Activity -
The listing that follows is to be output in full and without change.

━━━━━ Data provided

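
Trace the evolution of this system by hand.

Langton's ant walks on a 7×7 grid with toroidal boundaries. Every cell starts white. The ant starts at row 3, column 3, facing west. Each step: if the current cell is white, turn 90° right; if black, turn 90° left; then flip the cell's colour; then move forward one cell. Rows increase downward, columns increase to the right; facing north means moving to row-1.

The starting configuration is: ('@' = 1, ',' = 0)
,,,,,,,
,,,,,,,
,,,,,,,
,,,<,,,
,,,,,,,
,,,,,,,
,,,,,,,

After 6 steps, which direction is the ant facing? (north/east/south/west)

west

gen 0: ,,,,,,,
,,,,,,,
,,,,,,,
,,,<,,,
,,,,,,,
,,,,,,,
,,,,,,,
gen 1: ,,,,,,,
,,,,,,,
,,,^,,,
,,,@,,,
,,,,,,,
,,,,,,,
,,,,,,,
gen 2: ,,,,,,,
,,,,,,,
,,,@>,,
,,,@,,,
,,,,,,,
,,,,,,,
,,,,,,,
gen 3: ,,,,,,,
,,,,,,,
,,,@@,,
,,,@v,,
,,,,,,,
,,,,,,,
,,,,,,,
gen 4: ,,,,,,,
,,,,,,,
,,,@@,,
,,,<@,,
,,,,,,,
,,,,,,,
,,,,,,,
gen 5: ,,,,,,,
,,,,,,,
,,,@@,,
,,,,@,,
,,,v,,,
,,,,,,,
,,,,,,,
gen 6: ,,,,,,,
,,,,,,,
,,,@@,,
,,,,@,,
,,<@,,,
,,,,,,,
,,,,,,,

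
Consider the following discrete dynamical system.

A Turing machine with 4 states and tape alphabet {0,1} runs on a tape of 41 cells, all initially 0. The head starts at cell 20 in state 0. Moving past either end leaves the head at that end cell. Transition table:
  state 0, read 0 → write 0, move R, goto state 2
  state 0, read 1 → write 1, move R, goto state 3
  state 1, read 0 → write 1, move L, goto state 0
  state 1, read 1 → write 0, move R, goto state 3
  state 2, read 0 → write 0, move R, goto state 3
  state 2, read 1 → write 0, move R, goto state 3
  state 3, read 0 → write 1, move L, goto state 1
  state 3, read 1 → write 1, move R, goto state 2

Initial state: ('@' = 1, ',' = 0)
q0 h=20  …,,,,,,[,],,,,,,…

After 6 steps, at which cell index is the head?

t=0: q0 h=20  …,,,,,,[,],,,,,,…
t=1: q2 h=21  …,,,,,,[,],,,,,,…
t=2: q3 h=22  …,,,,,,[,],,,,,,…
t=3: q1 h=21  …,,,,,,[,]@,,,,,…
t=4: q0 h=20  …,,,,,,[,]@@,,,,…
t=5: q2 h=21  …,,,,,,[@]@,,,,,…
t=6: q3 h=22  …,,,,,,[@],,,,,,…

22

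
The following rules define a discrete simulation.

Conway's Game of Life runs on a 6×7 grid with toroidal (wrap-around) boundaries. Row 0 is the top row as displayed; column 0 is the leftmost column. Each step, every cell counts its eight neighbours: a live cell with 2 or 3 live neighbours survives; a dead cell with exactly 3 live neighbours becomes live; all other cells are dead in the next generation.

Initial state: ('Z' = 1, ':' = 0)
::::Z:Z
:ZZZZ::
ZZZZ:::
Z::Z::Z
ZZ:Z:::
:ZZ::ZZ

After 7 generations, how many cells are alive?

[0] ::::Z:Z
:ZZZZ::
ZZZZ:::
Z::Z::Z
ZZ:Z:::
:ZZ::ZZ
[1] ::::Z:Z
::::ZZ:
::::::Z
:::ZZ:Z
:::ZZZ:
:ZZZZZZ
[2] Z:Z:::Z
::::Z:Z
:::Z::Z
:::Z::Z
Z::::::
Z:Z:::Z
[3] :::Z:::
:::Z::Z
Z::ZZ:Z
Z:::::Z
ZZ:::::
:::::::
[4] :::::::
Z:ZZ:ZZ
:::ZZ::
:::::Z:
ZZ::::Z
:::::::
[5] ::::::Z
::ZZ:ZZ
::ZZ:::
Z:::ZZZ
Z:::::Z
Z::::::
[6] Z::::ZZ
::ZZZZZ
ZZZ::::
ZZ:ZZZ:
:Z:::::
Z::::::
[7] ZZ:Z:::
::ZZZ::
:::::::
:::ZZ:Z
:ZZ:Z:Z
ZZ:::::

15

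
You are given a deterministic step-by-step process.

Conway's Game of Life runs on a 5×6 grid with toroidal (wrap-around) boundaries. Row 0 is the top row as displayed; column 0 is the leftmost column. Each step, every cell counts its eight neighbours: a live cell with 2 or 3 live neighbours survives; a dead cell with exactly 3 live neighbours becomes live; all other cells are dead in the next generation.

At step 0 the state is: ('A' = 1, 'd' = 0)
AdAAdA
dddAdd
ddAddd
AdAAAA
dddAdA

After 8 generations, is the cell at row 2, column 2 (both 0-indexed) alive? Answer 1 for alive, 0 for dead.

0

step 0: AdAAdA
dddAdd
ddAddd
AdAAAA
dddAdA
step 1: AdAAdA
dAdAAd
dAAddA
AAAddA
dddddd
step 2: AAAAdA
dddddd
dddddA
ddAddA
dddAAd
step 3: AAAAdA
dAAdAA
dddddd
dddAdA
dddddd
step 4: dddAdA
ddddAA
AdAAdA
dddddd
dAdAdA
step 5: ddAAdA
ddAddd
AddAdA
dAdAdA
AdAddd
step 6: ddAAdd
AAAddA
AAdAdA
dAdAdA
AddddA
step 7: ddAAAd
dddddA
dddAdd
dAdddd
AAdAdA
step 8: dAAAdd
ddAddd
dddddd
dAddAd
AAdAdA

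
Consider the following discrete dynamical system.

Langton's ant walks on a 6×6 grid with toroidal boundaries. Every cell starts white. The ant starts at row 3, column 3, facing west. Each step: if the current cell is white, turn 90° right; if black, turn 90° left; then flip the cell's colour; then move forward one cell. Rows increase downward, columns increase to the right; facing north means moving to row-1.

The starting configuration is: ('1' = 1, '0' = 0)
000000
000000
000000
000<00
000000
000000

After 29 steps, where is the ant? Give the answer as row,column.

4,5

0) 000000
000000
000000
000<00
000000
000000
1) 000000
000000
000^00
000100
000000
000000
2) 000000
000000
0001>0
000100
000000
000000
3) 000000
000000
000110
0001v0
000000
000000
4) 000000
000000
000110
000<10
000000
000000
5) 000000
000000
000110
000010
000v00
000000
6) 000000
000000
000110
000010
00<100
000000
7) 000000
000000
000110
00^010
001100
000000
8) 000000
000000
000110
001>10
001100
000000
9) 000000
000000
000110
001110
001v00
000000
10) 000000
000000
000110
001110
0010>0
000000
11) 000000
000000
000110
001110
001010
0000v0
12) 000000
000000
000110
001110
001010
000<10
13) 000000
000000
000110
001110
001^10
000110
14) 000000
000000
000110
001110
0011>0
000110
15) 000000
000000
000110
0011^0
001100
000110
16) 000000
000000
000110
001<00
001100
000110
17) 000000
000000
000110
001000
001v00
000110
18) 000000
000000
000110
001000
0010>0
000110
19) 000000
000000
000110
001000
001010
0001v0
20) 000000
000000
000110
001000
001010
00010>
21) 00000v
000000
000110
001000
001010
000101
22) 0000<1
000000
000110
001000
001010
000101
23) 000011
000000
000110
001000
001010
0001^1
24) 000011
000000
000110
001000
001010
00011>
25) 000011
000000
000110
001000
00101^
000110
26) 000011
000000
000110
001000
>01011
000110
27) 000011
000000
000110
001000
101011
v00110
28) 000011
000000
000110
001000
101011
10011<
29) 000011
000000
000110
001000
10101^
100111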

━━━━━━━━━━

Reply -
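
Trace the evolution of this system by hand.

Langton's ant walks on a 7×7 grid with toroidal boundaries. Every cell starts white. The ant starts at row 3, column 3, facing west. Each step: if the current cell is white, turn 90° right; if black, turn 90° left; then flip the cell's colour; then move forward one cell. Rows increase downward, columns increase to the right; facing north means moving to row-1.

The starting configuration is: ('@' = 1, ',' = 0)
,,,,,,,
,,,,,,,
,,,,,,,
,,,<,,,
,,,,,,,
,,,,,,,
,,,,,,,

After 6 steps, which direction is the ant facing? (north/east/south/west)

west

gen 0: ,,,,,,,
,,,,,,,
,,,,,,,
,,,<,,,
,,,,,,,
,,,,,,,
,,,,,,,
gen 1: ,,,,,,,
,,,,,,,
,,,^,,,
,,,@,,,
,,,,,,,
,,,,,,,
,,,,,,,
gen 2: ,,,,,,,
,,,,,,,
,,,@>,,
,,,@,,,
,,,,,,,
,,,,,,,
,,,,,,,
gen 3: ,,,,,,,
,,,,,,,
,,,@@,,
,,,@v,,
,,,,,,,
,,,,,,,
,,,,,,,
gen 4: ,,,,,,,
,,,,,,,
,,,@@,,
,,,<@,,
,,,,,,,
,,,,,,,
,,,,,,,
gen 5: ,,,,,,,
,,,,,,,
,,,@@,,
,,,,@,,
,,,v,,,
,,,,,,,
,,,,,,,
gen 6: ,,,,,,,
,,,,,,,
,,,@@,,
,,,,@,,
,,<@,,,
,,,,,,,
,,,,,,,

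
Consider the following discrete dynamical system.

A Turing machine with 4 states and tape alphabet {0,1} runs on a tape of 41 cells, all initially 0. The head starts at cell 20 in state 0. Moving past either end leaves the head at that end cell. Transition table:
  state 0, read 0 → write 0, move R, goto state 2
  state 0, read 1 → write 1, move R, goto state 3
  state 1, read 0 → write 1, move L, goto state 0
  state 1, read 1 → write 0, move R, goto state 3
  state 2, read 0 → write 0, move R, goto state 3
  state 2, read 1 → write 0, move R, goto state 3
  state 3, read 0 → write 1, move L, goto state 1
  state 3, read 1 → write 1, move R, goto state 2

Initial state: ('@' = 1, ',' = 0)
q0 h=20  …,,,,,,[,],,,,,,…

After 6 steps, at which cell index is the head?

t=0: q0 h=20  …,,,,,,[,],,,,,,…
t=1: q2 h=21  …,,,,,,[,],,,,,,…
t=2: q3 h=22  …,,,,,,[,],,,,,,…
t=3: q1 h=21  …,,,,,,[,]@,,,,,…
t=4: q0 h=20  …,,,,,,[,]@@,,,,…
t=5: q2 h=21  …,,,,,,[@]@,,,,,…
t=6: q3 h=22  …,,,,,,[@],,,,,,…

22

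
The following rules define a discrete simulation.

Conway's Game of Life runs on a 6×7 grid with toroidal (wrap-around) boundaries. Row 0 is the top row as displayed; column 0 is the leftmost column. Each step, every cell counts its eight neighbours: a live cell with 2 or 3 live neighbours survives; a dead cell with exactly 3 live neighbours becomes live; all other cells are dead in the next generation.

Initial state: ('Z' = 1, ':' = 0)
::::Z:Z
:ZZZZ::
ZZZZ:::
Z::Z::Z
ZZ:Z:::
:ZZ::ZZ

After 7 generations, how many cells are alive?

[0] ::::Z:Z
:ZZZZ::
ZZZZ:::
Z::Z::Z
ZZ:Z:::
:ZZ::ZZ
[1] ::::Z:Z
::::ZZ:
::::::Z
:::ZZ:Z
:::ZZZ:
:ZZZZZZ
[2] Z:Z:::Z
::::Z:Z
:::Z::Z
:::Z::Z
Z::::::
Z:Z:::Z
[3] :::Z:::
:::Z::Z
Z::ZZ:Z
Z:::::Z
ZZ:::::
:::::::
[4] :::::::
Z:ZZ:ZZ
:::ZZ::
:::::Z:
ZZ::::Z
:::::::
[5] ::::::Z
::ZZ:ZZ
::ZZ:::
Z:::ZZZ
Z:::::Z
Z::::::
[6] Z::::ZZ
::ZZZZZ
ZZZ::::
ZZ:ZZZ:
:Z:::::
Z::::::
[7] ZZ:Z:::
::ZZZ::
:::::::
:::ZZ:Z
:ZZ:Z:Z
ZZ:::::

15

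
You are given a deterministic step-by-step process.

Conway's Game of Life runs on a 5×6 grid with toroidal (wrap-around) boundaries. Row 0 is the top row as displayed; column 0 is the leftmost column. Each step, every cell counts its eight neighbours: a live cell with 2 or 3 live neighbours survives; a dead cell with exactly 3 live neighbours becomes live; all other cells are dead in the next generation.

At step 0 the state is: ('A' = 1, 'd' = 0)
AdAAdA
dddAdd
ddAddd
AdAAAA
dddAdA

After 8 generations, is the cell at row 2, column 2 (both 0-indexed) alive? Answer 1 for alive, 0 for dead.

0

step 0: AdAAdA
dddAdd
ddAddd
AdAAAA
dddAdA
step 1: AdAAdA
dAdAAd
dAAddA
AAAddA
dddddd
step 2: AAAAdA
dddddd
dddddA
ddAddA
dddAAd
step 3: AAAAdA
dAAdAA
dddddd
dddAdA
dddddd
step 4: dddAdA
ddddAA
AdAAdA
dddddd
dAdAdA
step 5: ddAAdA
ddAddd
AddAdA
dAdAdA
AdAddd
step 6: ddAAdd
AAAddA
AAdAdA
dAdAdA
AddddA
step 7: ddAAAd
dddddA
dddAdd
dAdddd
AAdAdA
step 8: dAAAdd
ddAddd
dddddd
dAddAd
AAdAdA

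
Consider the following discrete dynamical system.

Langton's ant walks on a 6×6 grid with toroidal boundaries. Every cell starts white. The ant starts at row 3, column 3, facing west. Each step: if the current cell is white, turn 90° right; if black, turn 90° left; then flip the cell's colour; then move forward one cell. Rows increase downward, columns increase to the right; facing north means moving to row-1.

The starting configuration is: ('1' = 1, '0' = 0)
000000
000000
000000
000<00
000000
000000

After 29 steps, where is the ant? Give the answer as row,column.

4,5

0) 000000
000000
000000
000<00
000000
000000
1) 000000
000000
000^00
000100
000000
000000
2) 000000
000000
0001>0
000100
000000
000000
3) 000000
000000
000110
0001v0
000000
000000
4) 000000
000000
000110
000<10
000000
000000
5) 000000
000000
000110
000010
000v00
000000
6) 000000
000000
000110
000010
00<100
000000
7) 000000
000000
000110
00^010
001100
000000
8) 000000
000000
000110
001>10
001100
000000
9) 000000
000000
000110
001110
001v00
000000
10) 000000
000000
000110
001110
0010>0
000000
11) 000000
000000
000110
001110
001010
0000v0
12) 000000
000000
000110
001110
001010
000<10
13) 000000
000000
000110
001110
001^10
000110
14) 000000
000000
000110
001110
0011>0
000110
15) 000000
000000
000110
0011^0
001100
000110
16) 000000
000000
000110
001<00
001100
000110
17) 000000
000000
000110
001000
001v00
000110
18) 000000
000000
000110
001000
0010>0
000110
19) 000000
000000
000110
001000
001010
0001v0
20) 000000
000000
000110
001000
001010
00010>
21) 00000v
000000
000110
001000
001010
000101
22) 0000<1
000000
000110
001000
001010
000101
23) 000011
000000
000110
001000
001010
0001^1
24) 000011
000000
000110
001000
001010
00011>
25) 000011
000000
000110
001000
00101^
000110
26) 000011
000000
000110
001000
>01011
000110
27) 000011
000000
000110
001000
101011
v00110
28) 000011
000000
000110
001000
101011
10011<
29) 000011
000000
000110
001000
10101^
100111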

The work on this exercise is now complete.